== Records supplied

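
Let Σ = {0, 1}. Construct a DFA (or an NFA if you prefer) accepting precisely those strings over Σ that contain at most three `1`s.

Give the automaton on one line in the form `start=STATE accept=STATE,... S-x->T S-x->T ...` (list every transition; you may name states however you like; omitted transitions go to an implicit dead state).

start=q0 accept=q0,q1,q2,q3 q0-0->q0 q0-1->q1 q1-0->q1 q1-1->q2 q2-0->q2 q2-1->q3 q3-0->q3 q3-1->q4 q4-0->q4 q4-1->q4

Only the number of `1`s matters, and only up to 4. Make a chain q0 → q1 → q2 → q3 → q4 advanced by each `1` (with q4 absorbing); every other symbol self-loops. The accepting set is {q0, q1, q2, q3}.
A 5-state machine:
        0   1  
>* q0   q0  q1 
 * q1   q1  q2 
 * q2   q2  q3 
 * q3   q3  q4 
   q4   q4  q4 
(> = start, * = accepting)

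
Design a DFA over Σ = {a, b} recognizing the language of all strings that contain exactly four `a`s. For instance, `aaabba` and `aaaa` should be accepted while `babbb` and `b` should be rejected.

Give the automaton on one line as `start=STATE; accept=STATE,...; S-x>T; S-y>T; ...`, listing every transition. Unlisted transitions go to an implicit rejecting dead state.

Count `a`s, saturating at 5: states S0 through S4 mean 0 through 4 `a`s seen; S5 means more than 4. Each `a` increments (capped at S5); other symbols loop. Accept from {S4}.
6 states suffice.
        a   b  
>  S0   S1  S0 
   S1   S2  S1 
   S2   S3  S2 
   S3   S4  S3 
 * S4   S5  S4 
   S5   S5  S5 
(> = start, * = accepting)

start=S0; accept=S4; S0-a>S1; S0-b>S0; S1-a>S2; S1-b>S1; S2-a>S3; S2-b>S2; S3-a>S4; S3-b>S3; S4-a>S5; S4-b>S4; S5-a>S5; S5-b>S5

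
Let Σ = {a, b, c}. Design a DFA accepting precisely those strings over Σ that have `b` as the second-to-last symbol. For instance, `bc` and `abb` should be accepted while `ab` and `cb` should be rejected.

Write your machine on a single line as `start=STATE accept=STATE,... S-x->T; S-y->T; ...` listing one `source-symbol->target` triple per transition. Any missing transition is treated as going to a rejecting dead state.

Because acceptance depends on a position counted from the end, the machine has to buffer the most recent 2 symbols. Make each state the string of the last up-to-2 symbols read; on input `x` shift the window left and append `x`. Accept when the buffered window has length 2 and begins with `b`.
A 13-state machine:
          a    b    c  
>  q0     q1   q2   q3 
   q1     q4   q5   q6 
   q2     q7   q8   q9 
   q3    q10  q11  q12 
   q4     q4   q5   q6 
   q5     q7   q8   q9 
   q6    q10  q11  q12 
 * q7     q4   q5   q6 
 * q8     q7   q8   q9 
 * q9    q10  q11  q12 
   q10    q4   q5   q6 
   q11    q7   q8   q9 
   q12   q10  q11  q12 
(> = start, * = accepting)

start=q0; accept=q7,q8,q9; q0-a->q1; q0-b->q2; q0-c->q3; q1-a->q4; q1-b->q5; q1-c->q6; q2-a->q7; q2-b->q8; q2-c->q9; q3-a->q10; q3-b->q11; q3-c->q12; q4-a->q4; q4-b->q5; q4-c->q6; q5-a->q7; q5-b->q8; q5-c->q9; q6-a->q10; q6-b->q11; q6-c->q12; q7-a->q4; q7-b->q5; q7-c->q6; q8-a->q7; q8-b->q8; q8-c->q9; q9-a->q10; q9-b->q11; q9-c->q12; q10-a->q4; q10-b->q5; q10-c->q6; q11-a->q7; q11-b->q8; q11-c->q9; q12-a->q10; q12-b->q11; q12-c->q12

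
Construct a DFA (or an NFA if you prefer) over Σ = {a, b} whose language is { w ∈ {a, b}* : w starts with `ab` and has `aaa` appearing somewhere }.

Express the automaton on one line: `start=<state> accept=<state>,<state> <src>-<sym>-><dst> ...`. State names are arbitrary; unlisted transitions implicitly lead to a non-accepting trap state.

Build one automaton per condition and run them in lockstep. One (4 states) tracks whether the input so far still matches the prefix `ab`; the other (4 states) tracks whether and how much of `aaa` has been seen. Each combined state is a pair, one component from each; accept when both components accept.
10 states suffice.
        a   b  
>  q0   q1  q2 
   q1   q3  q4 
   q2   q5  q2 
   q3   q6  q2 
   q4   q7  q4 
   q5   q3  q2 
   q6   q6  q6 
   q7   q8  q4 
   q8   q9  q4 
 * q9   q9  q9 
(> = start, * = accepting)

start=q0 accept=q9 q0-a->q1 q0-b->q2 q1-a->q3 q1-b->q4 q2-a->q5 q2-b->q2 q3-a->q6 q3-b->q2 q4-a->q7 q4-b->q4 q5-a->q3 q5-b->q2 q6-a->q6 q6-b->q6 q7-a->q8 q7-b->q4 q8-a->q9 q8-b->q4 q9-a->q9 q9-b->q9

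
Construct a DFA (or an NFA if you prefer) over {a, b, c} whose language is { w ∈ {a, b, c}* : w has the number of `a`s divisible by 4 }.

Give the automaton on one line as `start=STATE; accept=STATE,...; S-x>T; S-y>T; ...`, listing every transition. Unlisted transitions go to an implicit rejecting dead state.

start=s0; accept=s0; s0-a>s1; s0-b>s0; s0-c>s0; s1-a>s2; s1-b>s1; s1-c>s1; s2-a>s3; s2-b>s2; s2-c>s2; s3-a>s0; s3-b>s3; s3-c>s3

Keep the running count of `a`s modulo 4: each `a` advances along the cycle s0 → s1 → s2 → s3 → s0 while other symbols loop. Accept at s0.
With 4 states:
        a   b   c  
>* s0   s1  s0  s0 
   s1   s2  s1  s1 
   s2   s3  s2  s2 
   s3   s0  s3  s3 
(> = start, * = accepting)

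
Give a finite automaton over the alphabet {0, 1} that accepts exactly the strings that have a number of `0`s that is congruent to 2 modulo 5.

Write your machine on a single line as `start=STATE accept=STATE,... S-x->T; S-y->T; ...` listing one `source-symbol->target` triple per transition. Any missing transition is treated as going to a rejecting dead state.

start=A; accept=C; A-0->B; A-1->A; B-0->C; B-1->B; C-0->D; C-1->C; D-0->E; D-1->D; E-0->A; E-1->E

Keep the running count of `0`s modulo 5: each `0` advances along the cycle A → B → C → D → E → A while other symbols loop. Accept at C.
A 5-state machine:
       0  1 
>  A   B  A 
   B   C  B 
 * C   D  C 
   D   E  D 
   E   A  E 
(> = start, * = accepting)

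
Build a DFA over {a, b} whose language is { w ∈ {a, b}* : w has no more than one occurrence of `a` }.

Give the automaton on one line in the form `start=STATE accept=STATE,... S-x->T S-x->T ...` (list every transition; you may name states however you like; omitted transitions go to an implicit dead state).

Count `a`s, saturating at 2: state q0 means no `a` yet, q1 means one `a` seen, q2 means more than one. Each `a` increments (capped at q2); other symbols loop. Accept from {q0, q1}.
3 states suffice.
        a   b  
>* q0   q1  q0 
 * q1   q2  q1 
   q2   q2  q2 
(> = start, * = accepting)

start=q0 accept=q0,q1 q0-a->q1 q0-b->q0 q1-a->q2 q1-b->q1 q2-a->q2 q2-b->q2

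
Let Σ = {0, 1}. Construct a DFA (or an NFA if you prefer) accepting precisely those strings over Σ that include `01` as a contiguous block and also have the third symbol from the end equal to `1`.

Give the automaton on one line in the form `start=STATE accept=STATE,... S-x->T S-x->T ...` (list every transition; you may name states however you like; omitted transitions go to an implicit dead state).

Handle the two conditions separately and then intersect. One (3 states) tracks whether and how much of `01` has been seen; the other (15 states) tracks the last 3 symbols read. Each combined state is a pair, one component from each; accept when both components accept.
A 19-state machine:
          0    1  
>  S0     S1   S2 
   S1     S3   S4 
   S2     S5   S6 
   S3     S7   S8 
   S4     S9  S10 
   S5    S11  S12 
   S6    S13  S14 
   S7     S7   S8 
   S8     S9  S10 
   S9    S15  S12 
   S10   S16  S17 
   S11    S7   S8 
 * S12    S9  S10 
   S13   S11  S12 
   S14   S13  S14 
 * S15   S18   S8 
 * S16   S15  S12 
 * S17   S16  S17 
   S18   S18   S8 
(> = start, * = accepting)

start=S0 accept=S12,S15,S16,S17 S0-0->S1 S0-1->S2 S1-0->S3 S1-1->S4 S2-0->S5 S2-1->S6 S3-0->S7 S3-1->S8 S4-0->S9 S4-1->S10 S5-0->S11 S5-1->S12 S6-0->S13 S6-1->S14 S7-0->S7 S7-1->S8 S8-0->S9 S8-1->S10 S9-0->S15 S9-1->S12 S10-0->S16 S10-1->S17 S11-0->S7 S11-1->S8 S12-0->S9 S12-1->S10 S13-0->S11 S13-1->S12 S14-0->S13 S14-1->S14 S15-0->S18 S15-1->S8 S16-0->S15 S16-1->S12 S17-0->S16 S17-1->S17 S18-0->S18 S18-1->S8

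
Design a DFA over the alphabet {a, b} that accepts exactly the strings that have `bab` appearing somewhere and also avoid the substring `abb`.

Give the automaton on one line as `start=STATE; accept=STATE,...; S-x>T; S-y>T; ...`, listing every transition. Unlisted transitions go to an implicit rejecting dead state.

Run two small machines in parallel and take their product. The first has 4 states tracking whether and how much of `bab` has been seen; the second has 4 states tracking partial matches of the forbidden pattern `abb`. A product state is a pair (one from each), accepting exactly when both do. After merging equivalent states the machine shrinks.
8 states suffice.
        a   b  
>  q0   q1  q2 
   q1   q1  q3 
   q2   q4  q2 
   q3   q4  q5 
   q4   q1  q6 
   q5   q5  q5 
 * q6   q7  q5 
 * q7   q7  q6 
(> = start, * = accepting)

start=q0; accept=q6,q7; q0-a>q1; q0-b>q2; q1-a>q1; q1-b>q3; q2-a>q4; q2-b>q2; q3-a>q4; q3-b>q5; q4-a>q1; q4-b>q6; q5-a>q5; q5-b>q5; q6-a>q7; q6-b>q5; q7-a>q7; q7-b>q6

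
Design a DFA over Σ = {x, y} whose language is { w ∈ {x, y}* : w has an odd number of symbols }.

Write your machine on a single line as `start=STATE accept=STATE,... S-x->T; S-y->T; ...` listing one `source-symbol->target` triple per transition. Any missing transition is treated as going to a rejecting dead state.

start=q0; accept=q1; q0-x->q1; q0-y->q1; q1-x->q0; q1-y->q0

Only the length mod 2 matters, so use a 2-cycle: from any state, every input symbol moves to the next state, wrapping q1 back to q0. Mark q1 accepting.
2 states suffice.
        x   y  
>  q0   q1  q1 
 * q1   q0  q0 
(> = start, * = accepting)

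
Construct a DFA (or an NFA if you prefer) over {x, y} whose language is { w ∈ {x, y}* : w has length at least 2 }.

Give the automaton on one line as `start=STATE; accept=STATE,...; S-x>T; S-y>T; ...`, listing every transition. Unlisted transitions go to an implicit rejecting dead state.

We only need to distinguish lengths 0, 1, …, 2, and '>2'. Chain A → B → C → D on every symbol, with D looping. Accepting states: {C, D}.
A 4-state machine:
       x  y 
>  A   B  B 
   B   C  C 
 * C   D  D 
 * D   D  D 
(> = start, * = accepting)

start=A; accept=C,D; A-x>B; A-y>B; B-x>C; B-y>C; C-x>D; C-y>D; D-x>D; D-y>D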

====

* About this exercise
Each line of the records that contains the string "alphabet" must be copied.

* Answer below
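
Give a finite automaton over the alphabet {0, 1} that accepts exactly the strings that have a number of `0`s that is congruent to 2 modulo 5.
Design a DFA over the alphabet {a, b} that accepts exactly the strings that have `bab` appearing somewhere and also avoid the substring `abb`.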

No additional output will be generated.